[Collected data]
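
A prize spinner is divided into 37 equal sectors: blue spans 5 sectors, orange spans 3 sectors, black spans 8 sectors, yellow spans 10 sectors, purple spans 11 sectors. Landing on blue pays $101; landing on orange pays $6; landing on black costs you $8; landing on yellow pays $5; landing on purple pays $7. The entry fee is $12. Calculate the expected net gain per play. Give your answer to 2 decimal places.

E[payout] = (5/37)·101 + (3/37)·6 + (8/37)·(-8) + (10/37)·5 + (11/37)·7 = 586/37
Expected profit = 586/37 − 12 = 142/37 ≈ $3.84

$3.84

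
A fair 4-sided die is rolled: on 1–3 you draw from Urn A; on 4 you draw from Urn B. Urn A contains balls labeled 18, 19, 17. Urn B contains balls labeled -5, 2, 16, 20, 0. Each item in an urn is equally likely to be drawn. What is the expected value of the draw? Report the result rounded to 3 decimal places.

15.150

E[X | Urn A] = (18 + 19 + 17)/3 = 18
E[X | Urn B] = (-5 + 2 + 16 + 20 + 0)/5 = 33/5
E[X] = (3/4)·18 + (1/4)·33/5 = 303/20 ≈ 15.150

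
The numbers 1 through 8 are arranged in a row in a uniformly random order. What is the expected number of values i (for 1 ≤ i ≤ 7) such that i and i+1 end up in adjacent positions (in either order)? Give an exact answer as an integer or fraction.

7/4

For each i ∈ {1,…,7}, let Xᵢ = 1 if i and i+1 are adjacent. P(Xᵢ=1) = 2·(8−1)!/8! = 2/8.
By linearity, E[ΣXᵢ] = (7)·(2/8) = 7/4.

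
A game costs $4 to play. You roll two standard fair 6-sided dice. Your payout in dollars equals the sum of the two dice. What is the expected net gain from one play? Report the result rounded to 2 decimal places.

Distribution of the sum of the two dice: 2 w.p. 1/36, 3 w.p. 1/18, 4 w.p. 1/12, 5 w.p. 1/9, 6 w.p. 5/36, 7 w.p. 1/6, …
E[payout] = (1/36)·2 + (1/18)·3 + (1/12)·4 + (1/9)·5 + (5/36)·6 + (1/6)·7 + (5/36)·8 + (1/9)·9 + (1/12)·10 + (1/18)·11 + (1/36)·12 = 7
Expected profit = 7 − 4 = 3 ≈ $3.00

$3.00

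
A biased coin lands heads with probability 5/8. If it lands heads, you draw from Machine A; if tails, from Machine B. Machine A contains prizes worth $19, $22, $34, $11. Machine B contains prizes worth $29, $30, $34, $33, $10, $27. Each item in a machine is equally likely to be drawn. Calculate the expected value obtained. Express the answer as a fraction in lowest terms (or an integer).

189/8 dollars

E[X | Machine A] = (19 + 22 + 34 + 11)/4 = 43/2
E[X | Machine B] = (29 + 30 + 34 + 33 + 10 + 27)/6 = 163/6
E[X] = (5/8)·43/2 + (3/8)·163/6 = 189/8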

▶ [YOUR ASSIGNMENT] Reproduce, exactly, all the lines shown above.

▶ [TASK OUTPUT]
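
A prize spinner is divided into 37 equal sectors: blue spans 5 sectors, orange spans 3 sectors, black spans 8 sectors, yellow spans 10 sectors, purple spans 11 sectors. Landing on blue pays $101; landing on orange pays $6; landing on black costs you $8; landing on yellow pays $5; landing on purple pays $7. The entry fee is $12. Calculate the expected net gain per play. Give your answer to 2 decimal places.

E[payout] = (5/37)·101 + (3/37)·6 + (8/37)·(-8) + (10/37)·5 + (11/37)·7 = 586/37
Expected profit = 586/37 − 12 = 142/37 ≈ $3.84

$3.84

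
A fair 4-sided die is rolled: on 1–3 you draw from Urn A; on 4 you draw from Urn B. Urn A contains balls labeled 18, 19, 17. Urn B contains balls labeled -5, 2, 16, 20, 0. Each item in an urn is equally likely to be drawn. What is the expected value of the draw? Report the result rounded to 3 decimal places.

15.150

E[X | Urn A] = (18 + 19 + 17)/3 = 18
E[X | Urn B] = (-5 + 2 + 16 + 20 + 0)/5 = 33/5
E[X] = (3/4)·18 + (1/4)·33/5 = 303/20 ≈ 15.150

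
The numbers 1 through 8 are arranged in a row in a uniformly random order. What is the expected number of values i (for 1 ≤ i ≤ 7) such that i and i+1 end up in adjacent positions (in either order)? Give an exact answer as an integer or fraction.

7/4

For each i ∈ {1,…,7}, let Xᵢ = 1 if i and i+1 are adjacent. P(Xᵢ=1) = 2·(8−1)!/8! = 2/8.
By linearity, E[ΣXᵢ] = (7)·(2/8) = 7/4.

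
A game costs $4 to play. You roll two standard fair 6-sided dice. Your payout in dollars equals the sum of the two dice. What is the expected net gain from one play? Report the result rounded to 2 decimal places.

Distribution of the sum of the two dice: 2 w.p. 1/36, 3 w.p. 1/18, 4 w.p. 1/12, 5 w.p. 1/9, 6 w.p. 5/36, 7 w.p. 1/6, …
E[payout] = (1/36)·2 + (1/18)·3 + (1/12)·4 + (1/9)·5 + (5/36)·6 + (1/6)·7 + (5/36)·8 + (1/9)·9 + (1/12)·10 + (1/18)·11 + (1/36)·12 = 7
Expected profit = 7 − 4 = 3 ≈ $3.00

$3.00

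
A biased coin lands heads with probability 5/8. If it lands heads, you draw from Machine A; if tails, from Machine B. Machine A contains prizes worth $19, $22, $34, $11. Machine B contains prizes worth $29, $30, $34, $33, $10, $27. Each item in a machine is equally likely to be drawn. Calculate the expected value obtained. Express the answer as a fraction in lowest terms (or an integer).

189/8 dollars

E[X | Machine A] = (19 + 22 + 34 + 11)/4 = 43/2
E[X | Machine B] = (29 + 30 + 34 + 33 + 10 + 27)/6 = 163/6
E[X] = (5/8)·43/2 + (3/8)·163/6 = 189/8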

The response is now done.